**AIM OF THE EXERCISE**
Using the listing below, report all lines holding the word "unit".

**EXTRACTED MATERIAL**
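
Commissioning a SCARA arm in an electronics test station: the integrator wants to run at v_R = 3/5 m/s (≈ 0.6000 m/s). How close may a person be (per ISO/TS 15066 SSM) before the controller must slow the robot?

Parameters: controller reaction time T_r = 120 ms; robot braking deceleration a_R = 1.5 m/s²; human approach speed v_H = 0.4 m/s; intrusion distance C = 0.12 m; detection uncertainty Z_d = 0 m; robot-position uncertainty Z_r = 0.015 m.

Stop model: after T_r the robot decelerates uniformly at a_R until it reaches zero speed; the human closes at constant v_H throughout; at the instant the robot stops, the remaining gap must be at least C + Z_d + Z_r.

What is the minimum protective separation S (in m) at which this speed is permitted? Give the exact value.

braking lasts T_s = (3/5)/(3/2) = 0.4000 s
robot in T_r: 0.6000·0.1200 = 0.0720 m
robot covers 0.6000·0.4000 − ½·1.5000·0.4000² = 0.1200 m while stopping
human over T_r+T_s: 0.4000·(0.1200+0.4000) = 0.2080 m
margins: 0.1200+0.0000+0.0150 = 0.1350 m
S_min ≈ 0.0720+0.1200+0.2080+0.1350  ⇒  S_min = 107/200 m

S_min = 107/200 m = 0.5350 m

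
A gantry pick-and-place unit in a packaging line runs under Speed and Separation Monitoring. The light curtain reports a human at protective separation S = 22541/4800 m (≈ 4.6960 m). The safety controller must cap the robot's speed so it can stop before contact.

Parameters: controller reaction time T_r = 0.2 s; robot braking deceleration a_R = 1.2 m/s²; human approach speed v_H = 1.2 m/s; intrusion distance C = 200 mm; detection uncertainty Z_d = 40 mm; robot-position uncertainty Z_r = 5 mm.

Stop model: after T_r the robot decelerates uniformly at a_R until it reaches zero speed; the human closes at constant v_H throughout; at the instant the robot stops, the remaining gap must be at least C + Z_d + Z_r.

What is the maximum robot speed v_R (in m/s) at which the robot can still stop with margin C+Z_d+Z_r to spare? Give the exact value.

v_R_max = 41/20 m/s = 2.0500 m/s

at the boundary: (5/12)·v² + (6/5)·v + (-20213/4800) = 0
  disc = (6/5)² − 4·(5/12)·(-20213/4800) = 121801/14400 ; √disc = 349/120
  v_R = (−(6/5) + 349/120) / (2·(5/12)) = 41/20 m/s
check:
stop time T_s = (41/20)/(6/5) = 1.7083 s
robot in T_r: 2.0500·0.2000 = 0.4100 m
robot under decel: 2.0500²/(2·1.2000) = 1.7510 m
person approaches 1.2000·(0.2000+1.7083) = 2.2900 m
margins: 0.2000+0.0400+0.0050 = 0.2450 m
sum ≈ 0.4100+1.7510+2.2900+0.2450 ≈ 4.6960 m = S ✓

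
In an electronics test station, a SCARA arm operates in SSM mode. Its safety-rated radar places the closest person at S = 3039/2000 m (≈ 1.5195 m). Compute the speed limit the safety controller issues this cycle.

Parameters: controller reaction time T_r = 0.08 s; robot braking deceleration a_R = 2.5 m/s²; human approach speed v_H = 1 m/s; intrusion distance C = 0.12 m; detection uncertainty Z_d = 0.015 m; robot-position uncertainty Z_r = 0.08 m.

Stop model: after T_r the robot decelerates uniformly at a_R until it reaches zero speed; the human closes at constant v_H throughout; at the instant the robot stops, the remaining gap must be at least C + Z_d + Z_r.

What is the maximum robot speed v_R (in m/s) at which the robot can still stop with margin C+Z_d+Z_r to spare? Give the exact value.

at the boundary: (1/5)·v² + (12/25)·v + (-2449/2000) = 0
  disc = (12/25)² − 4·(1/5)·(-2449/2000) = 121/100 ; √disc = 11/10
  v_R = (−(12/25) + 11/10) / (2·(1/5)) = 31/20 m/s
check:
stop time T_s = (31/20)/(5/2) = 0.6200 s
reaction-phase robot travel = 1.5500·0.0800 = 0.1240 m
braking distance = 1.5500²/(2·2.5000) = 0.4805 m
human over T_r+T_s: 1.0000·(0.0800+0.6200) = 0.7000 m
margins: 0.1200+0.0150+0.0800 = 0.2150 m
sum ≈ 0.1240+0.4805+0.7000+0.2150 ≈ 1.5195 m = S ✓

v_R_max = 31/20 m/s = 1.5500 m/s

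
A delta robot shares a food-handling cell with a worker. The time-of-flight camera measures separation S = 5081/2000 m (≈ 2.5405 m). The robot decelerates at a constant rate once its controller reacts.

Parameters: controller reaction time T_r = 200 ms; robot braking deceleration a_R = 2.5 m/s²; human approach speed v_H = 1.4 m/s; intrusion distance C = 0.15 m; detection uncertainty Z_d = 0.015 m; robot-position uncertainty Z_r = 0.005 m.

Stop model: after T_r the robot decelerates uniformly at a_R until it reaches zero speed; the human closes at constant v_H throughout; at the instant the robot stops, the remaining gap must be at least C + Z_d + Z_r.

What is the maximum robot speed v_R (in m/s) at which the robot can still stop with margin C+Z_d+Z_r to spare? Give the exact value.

quadratic (1/5)·v² + (19/25)·v + (-4181/2000) = 0
  disc = (19/25)² − 4·(1/5)·(-4181/2000) = 9/4 ; √disc = 3/2
  v_R = (−(19/25) + 3/2) / (2·(1/5)) = 37/20 m/s
check:
T_s = v_R/a_R = (37/20)/(5/2) = 0.7400 s
robot covers v_R·T_r = 1.8500·0.2000 = 0.3700 m before braking
braking distance = 1.8500²/(2·2.5000) = 0.6845 m
human over T_r+T_s: 1.4000·(0.2000+0.7400) = 1.3160 m
margins: 0.1500+0.0150+0.0050 = 0.1700 m
sum ≈ 0.3700+0.6845+1.3160+0.1700 ≈ 2.5405 m = S ✓

v_R_max = 37/20 m/s = 1.8500 m/s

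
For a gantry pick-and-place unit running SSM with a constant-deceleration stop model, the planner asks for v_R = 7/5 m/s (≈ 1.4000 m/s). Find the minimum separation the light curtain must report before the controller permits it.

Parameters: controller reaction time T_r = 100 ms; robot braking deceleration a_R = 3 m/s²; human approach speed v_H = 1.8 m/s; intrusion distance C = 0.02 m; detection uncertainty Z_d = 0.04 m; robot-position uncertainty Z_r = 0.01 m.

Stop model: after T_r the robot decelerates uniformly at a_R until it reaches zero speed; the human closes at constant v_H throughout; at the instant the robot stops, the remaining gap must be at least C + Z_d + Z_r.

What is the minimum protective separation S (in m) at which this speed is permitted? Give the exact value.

T_s = v_R/a_R = (7/5)/3 = 0.4667 s
robot covers v_R·T_r = 1.4000·0.1000 = 0.1400 m before braking
robot covers 1.4000·0.4667 − ½·3.0000·0.4667² = 0.3267 m while stopping
human over T_r+T_s: 1.8000·(0.1000+0.4667) = 1.0200 m
residual clearance needed = 0.0200+0.0400+0.0100 = 0.0700 m
S_min ≈ 0.1400+0.3267+1.0200+0.0700  ⇒  S_min = 467/300 m

S_min = 467/300 m = 1.5567 m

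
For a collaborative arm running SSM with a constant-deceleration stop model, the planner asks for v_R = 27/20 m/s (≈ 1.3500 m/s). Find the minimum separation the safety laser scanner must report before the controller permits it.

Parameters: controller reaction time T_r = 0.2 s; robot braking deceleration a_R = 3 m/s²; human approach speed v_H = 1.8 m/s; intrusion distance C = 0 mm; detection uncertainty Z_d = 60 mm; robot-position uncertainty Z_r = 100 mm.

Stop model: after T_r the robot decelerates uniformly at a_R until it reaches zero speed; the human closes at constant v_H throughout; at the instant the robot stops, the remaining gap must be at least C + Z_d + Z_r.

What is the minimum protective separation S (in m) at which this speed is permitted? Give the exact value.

S_min = 1523/800 m = 1.9038 m

stop time T_s = (27/20)/3 = 0.4500 s
robot in T_r: 1.3500·0.2000 = 0.2700 m
robot under decel: 1.3500²/(2·3.0000) = 0.3038 m
human over T_r+T_s: 1.8000·(0.2000+0.4500) = 1.1700 m
residual clearance needed = 0.0000+0.0600+0.1000 = 0.1600 m
S_min ≈ 0.2700+0.3038+1.1700+0.1600  ⇒  S_min = 1523/800 m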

**SOLUTION TO THE EXERCISE**
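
A gantry pick-and-place unit in a packaging line runs under Speed and Separation Monitoring. The light curtain reports a human at protective separation S = 22541/4800 m (≈ 4.6960 m). The safety controller must cap the robot's speed so it can stop before contact.
For a gantry pick-and-place unit running SSM with a constant-deceleration stop model, the planner asks for v_R = 7/5 m/s (≈ 1.4000 m/s). Find the minimum separation the light curtain must report before the controller permits it.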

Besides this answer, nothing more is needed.